Start of Records for this exercise

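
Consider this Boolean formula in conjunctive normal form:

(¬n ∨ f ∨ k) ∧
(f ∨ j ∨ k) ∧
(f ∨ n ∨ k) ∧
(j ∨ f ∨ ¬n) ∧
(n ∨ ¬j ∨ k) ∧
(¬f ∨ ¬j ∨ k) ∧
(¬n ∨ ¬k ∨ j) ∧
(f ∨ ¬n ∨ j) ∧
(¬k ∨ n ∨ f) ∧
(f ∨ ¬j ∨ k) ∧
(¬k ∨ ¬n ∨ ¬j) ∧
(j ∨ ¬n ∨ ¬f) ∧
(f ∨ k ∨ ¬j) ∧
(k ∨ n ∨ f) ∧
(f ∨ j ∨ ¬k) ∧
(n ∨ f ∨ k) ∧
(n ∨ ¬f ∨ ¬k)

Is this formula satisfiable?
Yes

Yes, the formula is satisfiable.

One satisfying assignment is: k=False, j=False, n=False, f=True

Verification: With this assignment, all 17 clauses evaluate to true.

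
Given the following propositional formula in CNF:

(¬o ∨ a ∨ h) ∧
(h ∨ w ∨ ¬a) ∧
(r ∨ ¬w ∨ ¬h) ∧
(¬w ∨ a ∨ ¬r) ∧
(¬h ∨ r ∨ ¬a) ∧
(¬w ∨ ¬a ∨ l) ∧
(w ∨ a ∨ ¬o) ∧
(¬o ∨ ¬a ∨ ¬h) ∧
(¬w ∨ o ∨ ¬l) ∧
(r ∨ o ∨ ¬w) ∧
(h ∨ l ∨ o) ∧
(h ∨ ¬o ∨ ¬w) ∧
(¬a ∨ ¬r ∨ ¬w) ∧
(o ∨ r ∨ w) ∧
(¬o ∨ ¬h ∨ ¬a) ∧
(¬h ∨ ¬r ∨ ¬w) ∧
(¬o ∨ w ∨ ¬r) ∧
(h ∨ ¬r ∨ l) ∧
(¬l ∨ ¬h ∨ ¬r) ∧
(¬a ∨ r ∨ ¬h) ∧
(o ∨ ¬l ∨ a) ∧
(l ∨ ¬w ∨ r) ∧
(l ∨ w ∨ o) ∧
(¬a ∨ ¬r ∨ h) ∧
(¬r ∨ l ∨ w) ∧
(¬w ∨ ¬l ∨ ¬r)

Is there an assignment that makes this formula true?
No

No, the formula is not satisfiable.

No assignment of truth values to the variables can make all 26 clauses true simultaneously.

The formula is UNSAT (unsatisfiable).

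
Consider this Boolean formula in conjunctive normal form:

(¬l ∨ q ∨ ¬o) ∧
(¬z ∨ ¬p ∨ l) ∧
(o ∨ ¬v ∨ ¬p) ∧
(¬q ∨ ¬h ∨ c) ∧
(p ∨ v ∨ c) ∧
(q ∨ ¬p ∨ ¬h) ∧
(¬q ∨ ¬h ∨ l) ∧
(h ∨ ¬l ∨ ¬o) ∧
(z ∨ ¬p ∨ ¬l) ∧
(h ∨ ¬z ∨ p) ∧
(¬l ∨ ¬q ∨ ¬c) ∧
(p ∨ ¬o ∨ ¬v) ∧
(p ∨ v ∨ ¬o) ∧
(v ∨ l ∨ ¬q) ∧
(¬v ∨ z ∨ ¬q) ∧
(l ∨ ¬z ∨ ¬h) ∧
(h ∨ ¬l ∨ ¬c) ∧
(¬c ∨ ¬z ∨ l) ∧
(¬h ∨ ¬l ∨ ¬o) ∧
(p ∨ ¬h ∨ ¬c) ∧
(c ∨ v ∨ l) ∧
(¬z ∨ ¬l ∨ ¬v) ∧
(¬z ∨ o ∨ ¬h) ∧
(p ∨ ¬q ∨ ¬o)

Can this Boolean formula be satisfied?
Yes

Yes, the formula is satisfiable.

One satisfying assignment is: c=False, z=True, h=False, o=False, v=False, l=True, q=False, p=True

Verification: With this assignment, all 24 clauses evaluate to true.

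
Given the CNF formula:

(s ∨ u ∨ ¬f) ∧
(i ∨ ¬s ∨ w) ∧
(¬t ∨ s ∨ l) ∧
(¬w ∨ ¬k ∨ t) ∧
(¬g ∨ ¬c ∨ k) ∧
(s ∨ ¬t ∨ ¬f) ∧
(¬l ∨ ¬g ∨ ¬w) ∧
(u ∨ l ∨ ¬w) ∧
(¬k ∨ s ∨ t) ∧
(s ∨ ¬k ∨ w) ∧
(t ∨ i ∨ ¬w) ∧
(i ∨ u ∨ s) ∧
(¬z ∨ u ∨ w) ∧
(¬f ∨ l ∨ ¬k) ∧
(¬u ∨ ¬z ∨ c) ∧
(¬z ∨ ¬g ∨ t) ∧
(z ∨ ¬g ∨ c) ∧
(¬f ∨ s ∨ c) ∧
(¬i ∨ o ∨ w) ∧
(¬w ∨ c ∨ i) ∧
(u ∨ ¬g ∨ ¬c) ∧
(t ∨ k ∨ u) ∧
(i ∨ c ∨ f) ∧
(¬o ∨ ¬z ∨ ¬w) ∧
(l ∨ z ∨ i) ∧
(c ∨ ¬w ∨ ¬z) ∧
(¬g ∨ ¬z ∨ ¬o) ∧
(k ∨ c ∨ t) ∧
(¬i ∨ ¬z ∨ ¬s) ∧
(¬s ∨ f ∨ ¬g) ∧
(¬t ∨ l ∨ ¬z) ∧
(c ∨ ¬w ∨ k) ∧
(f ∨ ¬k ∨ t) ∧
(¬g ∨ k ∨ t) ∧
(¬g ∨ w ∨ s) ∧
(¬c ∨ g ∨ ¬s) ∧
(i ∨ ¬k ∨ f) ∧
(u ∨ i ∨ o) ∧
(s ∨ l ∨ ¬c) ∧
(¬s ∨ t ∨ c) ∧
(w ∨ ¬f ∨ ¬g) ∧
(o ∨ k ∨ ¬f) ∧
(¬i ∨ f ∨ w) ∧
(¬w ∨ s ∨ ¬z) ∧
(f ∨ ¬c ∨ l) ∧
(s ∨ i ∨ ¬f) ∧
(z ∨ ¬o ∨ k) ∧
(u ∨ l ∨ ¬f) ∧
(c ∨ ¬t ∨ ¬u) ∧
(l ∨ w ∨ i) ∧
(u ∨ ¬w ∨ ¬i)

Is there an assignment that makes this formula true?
Yes

Yes, the formula is satisfiable.

One satisfying assignment is: o=False, c=True, g=False, k=False, w=False, i=False, l=True, u=True, s=False, z=False, t=False, f=False

Verification: With this assignment, all 51 clauses evaluate to true.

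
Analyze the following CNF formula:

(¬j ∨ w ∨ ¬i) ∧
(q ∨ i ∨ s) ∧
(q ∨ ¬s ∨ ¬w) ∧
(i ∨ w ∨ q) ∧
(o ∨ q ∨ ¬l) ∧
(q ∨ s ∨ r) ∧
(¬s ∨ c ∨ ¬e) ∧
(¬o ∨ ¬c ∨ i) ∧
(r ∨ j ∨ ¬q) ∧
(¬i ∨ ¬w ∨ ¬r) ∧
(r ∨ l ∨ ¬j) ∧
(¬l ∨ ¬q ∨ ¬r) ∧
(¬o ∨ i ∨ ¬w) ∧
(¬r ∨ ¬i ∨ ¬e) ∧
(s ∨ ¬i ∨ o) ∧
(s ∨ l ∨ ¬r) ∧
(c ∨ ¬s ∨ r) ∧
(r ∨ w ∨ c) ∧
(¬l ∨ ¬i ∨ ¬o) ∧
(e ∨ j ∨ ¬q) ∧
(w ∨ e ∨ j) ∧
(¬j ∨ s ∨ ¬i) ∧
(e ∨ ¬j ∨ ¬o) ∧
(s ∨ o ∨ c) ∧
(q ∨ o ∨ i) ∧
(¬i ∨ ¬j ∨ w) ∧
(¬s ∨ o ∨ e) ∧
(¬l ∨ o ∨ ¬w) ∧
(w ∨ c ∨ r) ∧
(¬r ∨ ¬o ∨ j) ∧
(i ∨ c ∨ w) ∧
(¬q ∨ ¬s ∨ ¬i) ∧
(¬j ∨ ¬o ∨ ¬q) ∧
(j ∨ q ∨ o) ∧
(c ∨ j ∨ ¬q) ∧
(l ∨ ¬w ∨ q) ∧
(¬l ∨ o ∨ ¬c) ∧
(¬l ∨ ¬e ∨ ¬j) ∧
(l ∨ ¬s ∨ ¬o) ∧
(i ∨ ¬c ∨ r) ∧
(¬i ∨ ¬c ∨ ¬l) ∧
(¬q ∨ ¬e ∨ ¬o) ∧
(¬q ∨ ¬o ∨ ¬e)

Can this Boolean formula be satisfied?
Yes

Yes, the formula is satisfiable.

One satisfying assignment is: l=False, r=True, q=True, s=True, o=False, w=False, c=True, i=False, e=True, j=True

Verification: With this assignment, all 43 clauses evaluate to true.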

End of Records for this exercise

Exercise objective →
The string "Given" appears on some lines of the data above; report how many such lines there are, as a bare number.

Response to this exercise →
2